# ACTION ITEM:
Pick up at the line with "(D) compound lambda →". Write it out exactly, along with each later line through the end of the data, and nothing more.

Start of TASK DATA

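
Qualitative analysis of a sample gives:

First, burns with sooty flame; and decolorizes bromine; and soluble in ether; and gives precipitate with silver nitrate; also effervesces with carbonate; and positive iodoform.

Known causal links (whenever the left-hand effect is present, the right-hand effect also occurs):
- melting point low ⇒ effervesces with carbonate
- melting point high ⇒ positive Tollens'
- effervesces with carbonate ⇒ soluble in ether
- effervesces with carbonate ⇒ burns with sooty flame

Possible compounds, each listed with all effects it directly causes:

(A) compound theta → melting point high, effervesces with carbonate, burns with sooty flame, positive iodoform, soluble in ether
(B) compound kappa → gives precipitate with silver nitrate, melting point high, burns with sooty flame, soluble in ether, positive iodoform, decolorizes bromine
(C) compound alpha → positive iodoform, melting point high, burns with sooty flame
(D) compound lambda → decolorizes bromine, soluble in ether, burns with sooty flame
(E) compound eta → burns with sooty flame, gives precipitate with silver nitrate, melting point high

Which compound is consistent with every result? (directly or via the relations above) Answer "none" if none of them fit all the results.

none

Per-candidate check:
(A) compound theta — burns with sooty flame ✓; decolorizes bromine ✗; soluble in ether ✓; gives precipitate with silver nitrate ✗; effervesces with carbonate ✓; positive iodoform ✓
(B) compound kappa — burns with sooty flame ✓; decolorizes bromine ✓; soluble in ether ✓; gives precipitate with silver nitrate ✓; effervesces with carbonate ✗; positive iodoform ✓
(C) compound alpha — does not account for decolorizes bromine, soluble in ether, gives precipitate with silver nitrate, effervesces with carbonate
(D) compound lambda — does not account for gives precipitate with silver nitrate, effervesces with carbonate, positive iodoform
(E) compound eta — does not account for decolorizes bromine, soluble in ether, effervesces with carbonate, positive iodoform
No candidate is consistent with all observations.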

End of TASK DATA

# ANSWER FOR THE TASK:
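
(D) compound lambda → decolorizes bromine, soluble in ether, burns with sooty flame
(E) compound eta → burns with sooty flame, gives precipitate with silver nitrate, melting point high

Which compound is consistent with every result? (directly or via the relations above) Answer "none" if none of them fit all the results.

none

Per-candidate check:
(A) compound theta — burns with sooty flame ✓; decolorizes bromine ✗; soluble in ether ✓; gives precipitate with silver nitrate ✗; effervesces with carbonate ✓; positive iodoform ✓
(B) compound kappa — burns with sooty flame ✓; decolorizes bromine ✓; soluble in ether ✓; gives precipitate with silver nitrate ✓; effervesces with carbonate ✗; positive iodoform ✓
(C) compound alpha — does not account for decolorizes bromine, soluble in ether, gives precipitate with silver nitrate, effervesces with carbonate
(D) compound lambda — does not account for gives precipitate with silver nitrate, effervesces with carbonate, positive iodoform
(E) compound eta — does not account for decolorizes bromine, soluble in ether, effervesces with carbonate, positive iodoform
No candidate is consistent with all observations.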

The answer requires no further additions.